### [What this task involves]
Please write out every record below exactly as it stands.

Items from a dataset:
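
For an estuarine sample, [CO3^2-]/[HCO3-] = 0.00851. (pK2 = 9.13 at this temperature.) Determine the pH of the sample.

From K2 = [H⁺][CO3^2-]/[HCO3-]:  pH = pK2 + log₁₀([CO3^2-]/[HCO3-])
log₁₀(0.00851) = -2.070
pH = 9.13 + (-2.070) = 7.06

pH = 7.06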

### [Response]
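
For an estuarine sample, [CO3^2-]/[HCO3-] = 0.00851. (pK2 = 9.13 at this temperature.) Determine the pH of the sample.

From K2 = [H⁺][CO3^2-]/[HCO3-]:  pH = pK2 + log₁₀([CO3^2-]/[HCO3-])
log₁₀(0.00851) = -2.070
pH = 9.13 + (-2.070) = 7.06

pH = 7.06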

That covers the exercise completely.